Below is a block of data; give all of it again word for word.

Collected data entries
○ ○ ○

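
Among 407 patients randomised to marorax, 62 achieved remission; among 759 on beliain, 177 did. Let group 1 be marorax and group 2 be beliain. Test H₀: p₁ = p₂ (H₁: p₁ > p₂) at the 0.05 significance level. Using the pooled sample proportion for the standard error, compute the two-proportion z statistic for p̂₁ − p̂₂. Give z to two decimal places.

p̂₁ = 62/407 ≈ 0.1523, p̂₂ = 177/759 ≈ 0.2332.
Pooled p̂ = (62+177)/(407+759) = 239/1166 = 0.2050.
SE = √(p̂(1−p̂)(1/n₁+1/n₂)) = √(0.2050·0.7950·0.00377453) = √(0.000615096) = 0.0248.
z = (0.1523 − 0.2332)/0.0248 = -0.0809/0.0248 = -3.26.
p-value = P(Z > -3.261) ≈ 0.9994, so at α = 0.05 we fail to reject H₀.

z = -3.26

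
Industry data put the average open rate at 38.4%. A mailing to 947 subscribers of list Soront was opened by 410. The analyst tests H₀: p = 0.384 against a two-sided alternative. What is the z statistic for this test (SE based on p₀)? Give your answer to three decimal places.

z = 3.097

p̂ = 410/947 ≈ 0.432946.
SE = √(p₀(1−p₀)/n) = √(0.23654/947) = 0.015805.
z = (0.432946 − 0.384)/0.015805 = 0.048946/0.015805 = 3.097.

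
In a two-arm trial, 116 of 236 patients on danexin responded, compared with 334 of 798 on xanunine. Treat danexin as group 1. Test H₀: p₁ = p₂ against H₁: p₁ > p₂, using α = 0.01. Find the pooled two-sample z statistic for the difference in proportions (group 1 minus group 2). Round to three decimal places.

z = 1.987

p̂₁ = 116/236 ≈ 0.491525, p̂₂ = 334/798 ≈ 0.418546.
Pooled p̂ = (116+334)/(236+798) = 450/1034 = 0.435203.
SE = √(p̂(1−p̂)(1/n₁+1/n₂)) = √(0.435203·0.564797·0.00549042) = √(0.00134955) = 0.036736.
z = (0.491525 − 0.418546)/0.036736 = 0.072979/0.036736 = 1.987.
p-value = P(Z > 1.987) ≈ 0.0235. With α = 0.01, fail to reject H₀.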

○ ○ ○

● **Answer for this exercise**
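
Among 407 patients randomised to marorax, 62 achieved remission; among 759 on beliain, 177 did. Let group 1 be marorax and group 2 be beliain. Test H₀: p₁ = p₂ (H₁: p₁ > p₂) at the 0.05 significance level. Using the pooled sample proportion for the standard error, compute the two-proportion z statistic for p̂₁ − p̂₂. Give z to two decimal places.

p̂₁ = 62/407 ≈ 0.1523, p̂₂ = 177/759 ≈ 0.2332.
Pooled p̂ = (62+177)/(407+759) = 239/1166 = 0.2050.
SE = √(p̂(1−p̂)(1/n₁+1/n₂)) = √(0.2050·0.7950·0.00377453) = √(0.000615096) = 0.0248.
z = (0.1523 − 0.2332)/0.0248 = -0.0809/0.0248 = -3.26.
p-value = P(Z > -3.261) ≈ 0.9994, so at α = 0.05 we fail to reject H₀.

z = -3.26

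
Industry data put the average open rate at 38.4%. A mailing to 947 subscribers of list Soront was opened by 410. The analyst tests H₀: p = 0.384 against a two-sided alternative. What is the z statistic for this test (SE based on p₀)? Give your answer to three decimal places.

z = 3.097

p̂ = 410/947 ≈ 0.432946.
SE = √(p₀(1−p₀)/n) = √(0.23654/947) = 0.015805.
z = (0.432946 − 0.384)/0.015805 = 0.048946/0.015805 = 3.097.

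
In a two-arm trial, 116 of 236 patients on danexin responded, compared with 334 of 798 on xanunine. Treat danexin as group 1. Test H₀: p₁ = p₂ against H₁: p₁ > p₂, using α = 0.01. Find the pooled two-sample z statistic for the difference in proportions (group 1 minus group 2). Round to three decimal places.

z = 1.987

p̂₁ = 116/236 ≈ 0.491525, p̂₂ = 334/798 ≈ 0.418546.
Pooled p̂ = (116+334)/(236+798) = 450/1034 = 0.435203.
SE = √(p̂(1−p̂)(1/n₁+1/n₂)) = √(0.435203·0.564797·0.00549042) = √(0.00134955) = 0.036736.
z = (0.491525 − 0.418546)/0.036736 = 0.072979/0.036736 = 1.987.
p-value = P(Z > 1.987) ≈ 0.0235. With α = 0.01, fail to reject H₀.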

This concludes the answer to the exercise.